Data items
--- START ---

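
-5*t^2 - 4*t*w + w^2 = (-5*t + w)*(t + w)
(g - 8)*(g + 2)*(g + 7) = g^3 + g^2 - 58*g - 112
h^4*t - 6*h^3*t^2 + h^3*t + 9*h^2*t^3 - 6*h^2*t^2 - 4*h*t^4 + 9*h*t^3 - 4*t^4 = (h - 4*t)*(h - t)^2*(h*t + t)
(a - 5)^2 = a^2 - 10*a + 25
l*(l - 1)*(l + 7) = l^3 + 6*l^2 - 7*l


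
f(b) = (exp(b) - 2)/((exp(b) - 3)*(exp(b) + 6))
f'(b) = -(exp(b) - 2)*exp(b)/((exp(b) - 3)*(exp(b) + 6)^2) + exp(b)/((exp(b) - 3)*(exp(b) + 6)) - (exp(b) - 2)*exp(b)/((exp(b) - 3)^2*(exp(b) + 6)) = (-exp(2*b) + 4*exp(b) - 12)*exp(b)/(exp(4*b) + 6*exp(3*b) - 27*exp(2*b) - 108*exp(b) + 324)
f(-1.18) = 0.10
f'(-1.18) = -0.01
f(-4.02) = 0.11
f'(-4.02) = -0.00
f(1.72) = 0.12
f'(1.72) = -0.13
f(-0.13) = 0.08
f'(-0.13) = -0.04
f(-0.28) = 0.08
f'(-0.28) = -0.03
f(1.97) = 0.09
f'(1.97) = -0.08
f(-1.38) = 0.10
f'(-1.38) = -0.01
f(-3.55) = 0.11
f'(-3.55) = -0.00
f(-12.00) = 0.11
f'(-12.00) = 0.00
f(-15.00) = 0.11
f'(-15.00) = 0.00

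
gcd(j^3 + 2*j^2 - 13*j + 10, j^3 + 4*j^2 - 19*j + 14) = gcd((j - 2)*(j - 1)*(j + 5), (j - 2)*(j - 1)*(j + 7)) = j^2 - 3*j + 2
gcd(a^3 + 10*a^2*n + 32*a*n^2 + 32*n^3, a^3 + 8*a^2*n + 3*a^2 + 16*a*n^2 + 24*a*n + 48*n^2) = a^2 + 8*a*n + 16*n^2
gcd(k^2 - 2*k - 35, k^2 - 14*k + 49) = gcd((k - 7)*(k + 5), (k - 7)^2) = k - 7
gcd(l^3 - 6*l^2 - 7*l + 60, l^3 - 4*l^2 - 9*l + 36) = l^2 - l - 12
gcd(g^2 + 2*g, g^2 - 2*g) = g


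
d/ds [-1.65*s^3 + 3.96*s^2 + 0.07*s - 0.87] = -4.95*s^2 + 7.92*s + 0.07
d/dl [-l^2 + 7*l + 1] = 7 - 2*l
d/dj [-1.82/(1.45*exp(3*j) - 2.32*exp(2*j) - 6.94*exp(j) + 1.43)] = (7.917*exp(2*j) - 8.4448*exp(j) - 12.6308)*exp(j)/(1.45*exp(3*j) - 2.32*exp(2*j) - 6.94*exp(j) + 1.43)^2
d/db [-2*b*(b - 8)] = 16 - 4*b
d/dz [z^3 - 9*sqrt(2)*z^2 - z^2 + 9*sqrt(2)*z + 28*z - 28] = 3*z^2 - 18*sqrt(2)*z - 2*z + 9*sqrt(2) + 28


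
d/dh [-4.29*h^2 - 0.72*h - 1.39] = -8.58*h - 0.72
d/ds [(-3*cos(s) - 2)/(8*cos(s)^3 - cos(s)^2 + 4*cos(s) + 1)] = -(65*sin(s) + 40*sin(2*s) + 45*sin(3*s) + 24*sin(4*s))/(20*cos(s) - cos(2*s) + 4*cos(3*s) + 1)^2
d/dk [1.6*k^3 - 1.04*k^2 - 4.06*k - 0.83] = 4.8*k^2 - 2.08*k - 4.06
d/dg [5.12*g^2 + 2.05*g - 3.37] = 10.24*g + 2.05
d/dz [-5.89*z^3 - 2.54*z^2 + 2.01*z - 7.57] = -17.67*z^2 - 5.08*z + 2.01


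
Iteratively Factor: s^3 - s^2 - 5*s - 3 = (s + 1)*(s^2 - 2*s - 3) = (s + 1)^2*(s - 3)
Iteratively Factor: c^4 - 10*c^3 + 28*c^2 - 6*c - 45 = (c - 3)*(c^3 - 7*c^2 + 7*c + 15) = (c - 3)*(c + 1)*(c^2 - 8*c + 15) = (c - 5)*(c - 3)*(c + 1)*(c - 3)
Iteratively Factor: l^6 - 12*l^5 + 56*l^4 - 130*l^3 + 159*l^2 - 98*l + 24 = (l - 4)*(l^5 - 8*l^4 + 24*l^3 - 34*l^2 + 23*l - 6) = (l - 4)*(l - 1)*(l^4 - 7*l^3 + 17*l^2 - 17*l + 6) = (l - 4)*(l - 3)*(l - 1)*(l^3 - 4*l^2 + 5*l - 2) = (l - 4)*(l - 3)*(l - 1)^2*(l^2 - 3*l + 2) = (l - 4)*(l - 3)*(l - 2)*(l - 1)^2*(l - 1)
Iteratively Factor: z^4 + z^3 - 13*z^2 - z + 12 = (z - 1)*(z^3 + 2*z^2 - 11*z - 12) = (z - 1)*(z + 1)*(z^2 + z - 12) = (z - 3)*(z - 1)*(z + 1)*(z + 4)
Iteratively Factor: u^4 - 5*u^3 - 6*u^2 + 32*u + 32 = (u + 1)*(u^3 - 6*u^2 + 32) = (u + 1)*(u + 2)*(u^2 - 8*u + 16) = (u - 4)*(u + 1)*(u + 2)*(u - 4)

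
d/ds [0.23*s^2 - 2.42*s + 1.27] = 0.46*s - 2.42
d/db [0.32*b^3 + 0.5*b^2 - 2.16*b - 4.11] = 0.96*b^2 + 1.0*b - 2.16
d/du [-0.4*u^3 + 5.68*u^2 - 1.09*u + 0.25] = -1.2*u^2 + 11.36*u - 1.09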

--- END ---

Your task: Return only the part of the records above that opens with the line containing "f(1.72) = 0.12" and closes with the line containing "gcd(l^3 - 6*l^2", ends included.

Answer below:
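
f(1.72) = 0.12
f'(1.72) = -0.13
f(-0.13) = 0.08
f'(-0.13) = -0.04
f(-0.28) = 0.08
f'(-0.28) = -0.03
f(1.97) = 0.09
f'(1.97) = -0.08
f(-1.38) = 0.10
f'(-1.38) = -0.01
f(-3.55) = 0.11
f'(-3.55) = -0.00
f(-12.00) = 0.11
f'(-12.00) = 0.00
f(-15.00) = 0.11
f'(-15.00) = 0.00

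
gcd(j^3 + 2*j^2 - 13*j + 10, j^3 + 4*j^2 - 19*j + 14) = gcd((j - 2)*(j - 1)*(j + 5), (j - 2)*(j - 1)*(j + 7)) = j^2 - 3*j + 2
gcd(a^3 + 10*a^2*n + 32*a*n^2 + 32*n^3, a^3 + 8*a^2*n + 3*a^2 + 16*a*n^2 + 24*a*n + 48*n^2) = a^2 + 8*a*n + 16*n^2
gcd(k^2 - 2*k - 35, k^2 - 14*k + 49) = gcd((k - 7)*(k + 5), (k - 7)^2) = k - 7
gcd(l^3 - 6*l^2 - 7*l + 60, l^3 - 4*l^2 - 9*l + 36) = l^2 - l - 12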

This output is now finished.